§ WORK ORDER: Repeat word for word everything from the line containing "Answer: -73559/2 ≈ -36780." to the end of the listing, first and last lines included, and only that.

§ DATA SECTION:
* * * * * * *

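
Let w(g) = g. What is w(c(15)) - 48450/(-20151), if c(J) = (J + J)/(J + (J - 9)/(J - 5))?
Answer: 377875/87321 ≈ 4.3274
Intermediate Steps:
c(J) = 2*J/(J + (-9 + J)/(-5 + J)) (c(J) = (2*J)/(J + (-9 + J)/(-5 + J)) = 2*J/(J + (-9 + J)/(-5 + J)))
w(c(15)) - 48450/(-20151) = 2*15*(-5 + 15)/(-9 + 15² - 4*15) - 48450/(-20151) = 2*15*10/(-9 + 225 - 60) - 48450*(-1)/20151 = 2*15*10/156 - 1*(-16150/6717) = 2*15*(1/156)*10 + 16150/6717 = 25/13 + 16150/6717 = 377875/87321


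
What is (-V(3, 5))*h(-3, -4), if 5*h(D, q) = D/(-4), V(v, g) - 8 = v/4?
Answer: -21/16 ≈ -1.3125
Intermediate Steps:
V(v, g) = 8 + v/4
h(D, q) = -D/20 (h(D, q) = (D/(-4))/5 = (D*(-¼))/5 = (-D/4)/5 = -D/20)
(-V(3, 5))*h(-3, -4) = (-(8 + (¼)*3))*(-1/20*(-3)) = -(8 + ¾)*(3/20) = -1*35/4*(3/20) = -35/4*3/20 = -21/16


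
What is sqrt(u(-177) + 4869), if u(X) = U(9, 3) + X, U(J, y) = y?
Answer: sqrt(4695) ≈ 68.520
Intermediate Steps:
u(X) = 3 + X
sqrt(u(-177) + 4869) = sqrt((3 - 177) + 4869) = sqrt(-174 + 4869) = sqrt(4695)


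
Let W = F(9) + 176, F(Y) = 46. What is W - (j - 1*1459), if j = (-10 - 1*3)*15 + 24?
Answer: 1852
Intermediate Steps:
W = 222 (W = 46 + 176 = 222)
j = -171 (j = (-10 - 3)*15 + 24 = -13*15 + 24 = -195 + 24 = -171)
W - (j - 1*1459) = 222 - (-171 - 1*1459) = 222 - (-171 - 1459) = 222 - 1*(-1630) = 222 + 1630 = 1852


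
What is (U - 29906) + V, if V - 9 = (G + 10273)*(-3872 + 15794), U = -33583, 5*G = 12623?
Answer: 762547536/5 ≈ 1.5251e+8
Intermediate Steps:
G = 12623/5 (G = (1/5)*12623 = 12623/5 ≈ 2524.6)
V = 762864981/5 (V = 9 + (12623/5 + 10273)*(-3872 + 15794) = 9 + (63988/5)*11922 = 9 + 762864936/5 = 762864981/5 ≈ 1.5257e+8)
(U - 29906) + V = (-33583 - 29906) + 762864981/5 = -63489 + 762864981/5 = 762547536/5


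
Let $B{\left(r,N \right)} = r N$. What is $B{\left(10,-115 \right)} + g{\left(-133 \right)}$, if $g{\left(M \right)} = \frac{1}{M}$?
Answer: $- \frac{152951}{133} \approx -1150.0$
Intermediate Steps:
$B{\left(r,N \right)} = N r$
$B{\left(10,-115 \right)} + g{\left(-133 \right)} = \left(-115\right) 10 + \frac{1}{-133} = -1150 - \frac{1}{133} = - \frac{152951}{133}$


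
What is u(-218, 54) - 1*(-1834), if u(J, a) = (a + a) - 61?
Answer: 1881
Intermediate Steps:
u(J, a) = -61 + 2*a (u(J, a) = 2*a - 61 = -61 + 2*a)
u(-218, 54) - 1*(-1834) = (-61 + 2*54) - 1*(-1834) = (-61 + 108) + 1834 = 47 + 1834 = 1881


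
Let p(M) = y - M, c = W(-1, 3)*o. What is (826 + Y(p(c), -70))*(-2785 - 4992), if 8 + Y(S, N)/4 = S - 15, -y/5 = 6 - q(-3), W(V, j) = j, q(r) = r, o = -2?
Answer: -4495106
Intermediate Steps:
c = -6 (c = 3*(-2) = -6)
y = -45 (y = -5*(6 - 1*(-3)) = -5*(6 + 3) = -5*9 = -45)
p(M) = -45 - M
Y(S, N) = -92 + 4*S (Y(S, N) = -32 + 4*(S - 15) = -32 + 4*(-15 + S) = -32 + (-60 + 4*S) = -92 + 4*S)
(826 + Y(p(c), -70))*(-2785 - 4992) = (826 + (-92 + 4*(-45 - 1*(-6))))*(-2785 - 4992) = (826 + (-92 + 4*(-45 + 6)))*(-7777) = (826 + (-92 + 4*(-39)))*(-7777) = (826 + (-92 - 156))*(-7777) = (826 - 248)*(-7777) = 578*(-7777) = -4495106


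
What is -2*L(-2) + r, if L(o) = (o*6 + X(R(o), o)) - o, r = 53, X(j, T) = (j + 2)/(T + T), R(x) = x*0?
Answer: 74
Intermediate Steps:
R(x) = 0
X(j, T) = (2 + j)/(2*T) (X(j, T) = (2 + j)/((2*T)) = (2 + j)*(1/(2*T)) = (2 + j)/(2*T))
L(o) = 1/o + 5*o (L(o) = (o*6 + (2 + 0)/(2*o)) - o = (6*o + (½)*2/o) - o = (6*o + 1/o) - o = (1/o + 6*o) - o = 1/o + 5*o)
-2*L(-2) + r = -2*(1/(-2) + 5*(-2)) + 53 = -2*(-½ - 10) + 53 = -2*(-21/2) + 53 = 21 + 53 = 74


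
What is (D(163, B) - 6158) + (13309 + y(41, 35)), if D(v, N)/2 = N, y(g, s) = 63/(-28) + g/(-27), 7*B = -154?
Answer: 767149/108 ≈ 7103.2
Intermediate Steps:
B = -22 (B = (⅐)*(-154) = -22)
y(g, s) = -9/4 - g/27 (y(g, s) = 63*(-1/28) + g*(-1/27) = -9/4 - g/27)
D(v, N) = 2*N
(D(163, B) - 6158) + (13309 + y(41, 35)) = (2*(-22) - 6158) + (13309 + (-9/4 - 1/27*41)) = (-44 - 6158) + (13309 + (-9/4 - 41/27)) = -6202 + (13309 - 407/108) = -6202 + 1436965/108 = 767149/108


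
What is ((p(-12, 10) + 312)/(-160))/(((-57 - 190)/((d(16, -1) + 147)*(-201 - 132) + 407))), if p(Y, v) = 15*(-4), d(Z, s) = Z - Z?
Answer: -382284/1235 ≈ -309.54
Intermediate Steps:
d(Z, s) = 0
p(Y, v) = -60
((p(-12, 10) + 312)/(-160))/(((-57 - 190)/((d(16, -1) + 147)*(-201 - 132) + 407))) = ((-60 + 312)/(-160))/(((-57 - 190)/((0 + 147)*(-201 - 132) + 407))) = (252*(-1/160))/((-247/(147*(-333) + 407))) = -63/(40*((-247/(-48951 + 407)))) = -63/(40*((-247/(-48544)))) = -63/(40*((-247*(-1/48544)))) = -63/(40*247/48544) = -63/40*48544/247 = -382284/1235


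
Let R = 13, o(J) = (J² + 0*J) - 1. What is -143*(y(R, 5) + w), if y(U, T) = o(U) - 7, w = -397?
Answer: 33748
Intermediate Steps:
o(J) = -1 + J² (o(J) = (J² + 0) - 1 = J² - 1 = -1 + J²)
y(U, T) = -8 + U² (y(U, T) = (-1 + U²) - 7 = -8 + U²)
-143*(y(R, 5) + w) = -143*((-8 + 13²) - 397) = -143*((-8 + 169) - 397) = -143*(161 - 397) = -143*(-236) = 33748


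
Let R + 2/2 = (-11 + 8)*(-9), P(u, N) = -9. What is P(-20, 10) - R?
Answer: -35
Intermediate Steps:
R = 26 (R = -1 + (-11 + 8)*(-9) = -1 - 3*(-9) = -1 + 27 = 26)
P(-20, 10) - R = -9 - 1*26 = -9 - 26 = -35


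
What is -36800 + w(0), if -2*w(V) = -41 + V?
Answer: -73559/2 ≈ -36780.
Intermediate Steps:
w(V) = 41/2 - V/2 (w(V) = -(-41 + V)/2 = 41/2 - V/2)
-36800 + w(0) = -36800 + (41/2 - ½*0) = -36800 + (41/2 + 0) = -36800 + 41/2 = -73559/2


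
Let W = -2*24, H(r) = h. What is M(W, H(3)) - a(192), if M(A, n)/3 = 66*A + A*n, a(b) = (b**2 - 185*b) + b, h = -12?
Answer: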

* * * * * * *

§ TASK OUTPUT:
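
Answer: -73559/2 ≈ -36780.
Intermediate Steps:
w(V) = 41/2 - V/2 (w(V) = -(-41 + V)/2 = 41/2 - V/2)
-36800 + w(0) = -36800 + (41/2 - ½*0) = -36800 + (41/2 + 0) = -36800 + 41/2 = -73559/2


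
Let W = -2*24, H(r) = h. What is M(W, H(3)) - a(192), if M(A, n)/3 = 66*A + A*n, a(b) = (b**2 - 185*b) + b, h = -12?
Answer: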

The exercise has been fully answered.